For this exercise, transcribe all the records below exactly.

(Records for this task Opens)

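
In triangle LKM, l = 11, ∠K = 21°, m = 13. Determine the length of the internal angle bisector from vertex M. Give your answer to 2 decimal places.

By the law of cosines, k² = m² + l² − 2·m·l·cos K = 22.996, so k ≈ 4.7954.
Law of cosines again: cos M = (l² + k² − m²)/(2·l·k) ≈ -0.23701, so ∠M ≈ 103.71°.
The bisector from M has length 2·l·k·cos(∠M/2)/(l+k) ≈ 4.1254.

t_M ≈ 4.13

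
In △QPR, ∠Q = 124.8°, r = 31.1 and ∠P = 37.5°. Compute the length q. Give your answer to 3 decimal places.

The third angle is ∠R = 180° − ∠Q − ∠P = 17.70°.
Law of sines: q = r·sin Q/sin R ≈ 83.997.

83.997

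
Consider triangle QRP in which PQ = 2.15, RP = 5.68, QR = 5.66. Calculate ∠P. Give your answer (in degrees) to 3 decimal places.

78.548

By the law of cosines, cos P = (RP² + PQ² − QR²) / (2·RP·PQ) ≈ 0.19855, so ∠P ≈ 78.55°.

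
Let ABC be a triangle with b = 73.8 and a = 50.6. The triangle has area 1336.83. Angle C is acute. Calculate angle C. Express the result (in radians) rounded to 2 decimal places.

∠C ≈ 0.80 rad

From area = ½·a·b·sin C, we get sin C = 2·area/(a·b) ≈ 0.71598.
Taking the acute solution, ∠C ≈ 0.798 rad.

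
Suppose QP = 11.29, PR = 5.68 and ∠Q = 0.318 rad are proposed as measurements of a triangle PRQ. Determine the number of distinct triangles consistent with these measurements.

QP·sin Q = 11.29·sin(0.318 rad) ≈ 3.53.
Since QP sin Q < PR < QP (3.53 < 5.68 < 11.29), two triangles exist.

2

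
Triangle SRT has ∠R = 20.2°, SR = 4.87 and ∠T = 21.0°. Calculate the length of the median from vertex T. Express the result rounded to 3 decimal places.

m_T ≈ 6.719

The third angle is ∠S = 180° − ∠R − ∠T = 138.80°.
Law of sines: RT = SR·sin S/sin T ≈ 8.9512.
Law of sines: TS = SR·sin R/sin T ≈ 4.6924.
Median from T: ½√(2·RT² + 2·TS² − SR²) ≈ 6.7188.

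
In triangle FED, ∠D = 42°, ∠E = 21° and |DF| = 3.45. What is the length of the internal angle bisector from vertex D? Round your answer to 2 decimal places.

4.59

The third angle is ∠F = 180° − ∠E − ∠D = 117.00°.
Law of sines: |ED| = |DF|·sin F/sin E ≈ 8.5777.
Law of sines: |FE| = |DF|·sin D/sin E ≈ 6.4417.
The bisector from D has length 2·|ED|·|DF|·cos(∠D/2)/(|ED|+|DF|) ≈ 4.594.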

(Records for this task Closes)

## [Response box]
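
In triangle LKM, l = 11, ∠K = 21°, m = 13. Determine the length of the internal angle bisector from vertex M. Give your answer to 2 decimal places.

By the law of cosines, k² = m² + l² − 2·m·l·cos K = 22.996, so k ≈ 4.7954.
Law of cosines again: cos M = (l² + k² − m²)/(2·l·k) ≈ -0.23701, so ∠M ≈ 103.71°.
The bisector from M has length 2·l·k·cos(∠M/2)/(l+k) ≈ 4.1254.

t_M ≈ 4.13

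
In △QPR, ∠Q = 124.8°, r = 31.1 and ∠P = 37.5°. Compute the length q. Give your answer to 3 decimal places.

The third angle is ∠R = 180° − ∠Q − ∠P = 17.70°.
Law of sines: q = r·sin Q/sin R ≈ 83.997.

83.997

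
Consider triangle QRP in which PQ = 2.15, RP = 5.68, QR = 5.66. Calculate ∠P. Give your answer (in degrees) to 3 decimal places.

78.548

By the law of cosines, cos P = (RP² + PQ² − QR²) / (2·RP·PQ) ≈ 0.19855, so ∠P ≈ 78.55°.

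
Let ABC be a triangle with b = 73.8 and a = 50.6. The triangle has area 1336.83. Angle C is acute. Calculate angle C. Express the result (in radians) rounded to 2 decimal places.

∠C ≈ 0.80 rad

From area = ½·a·b·sin C, we get sin C = 2·area/(a·b) ≈ 0.71598.
Taking the acute solution, ∠C ≈ 0.798 rad.

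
Suppose QP = 11.29, PR = 5.68 and ∠Q = 0.318 rad are proposed as measurements of a triangle PRQ. Determine the number of distinct triangles consistent with these measurements.

QP·sin Q = 11.29·sin(0.318 rad) ≈ 3.53.
Since QP sin Q < PR < QP (3.53 < 5.68 < 11.29), two triangles exist.

2

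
Triangle SRT has ∠R = 20.2°, SR = 4.87 and ∠T = 21.0°. Calculate the length of the median from vertex T. Express the result rounded to 3 decimal places.

m_T ≈ 6.719

The third angle is ∠S = 180° − ∠R − ∠T = 138.80°.
Law of sines: RT = SR·sin S/sin T ≈ 8.9512.
Law of sines: TS = SR·sin R/sin T ≈ 4.6924.
Median from T: ½√(2·RT² + 2·TS² − SR²) ≈ 6.7188.

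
In triangle FED, ∠D = 42°, ∠E = 21° and |DF| = 3.45. What is the length of the internal angle bisector from vertex D? Round your answer to 2 decimal places.

4.59

The third angle is ∠F = 180° − ∠E − ∠D = 117.00°.
Law of sines: |ED| = |DF|·sin F/sin E ≈ 8.5777.
Law of sines: |FE| = |DF|·sin D/sin E ≈ 6.4417.
The bisector from D has length 2·|ED|·|DF|·cos(∠D/2)/(|ED|+|DF|) ≈ 4.594.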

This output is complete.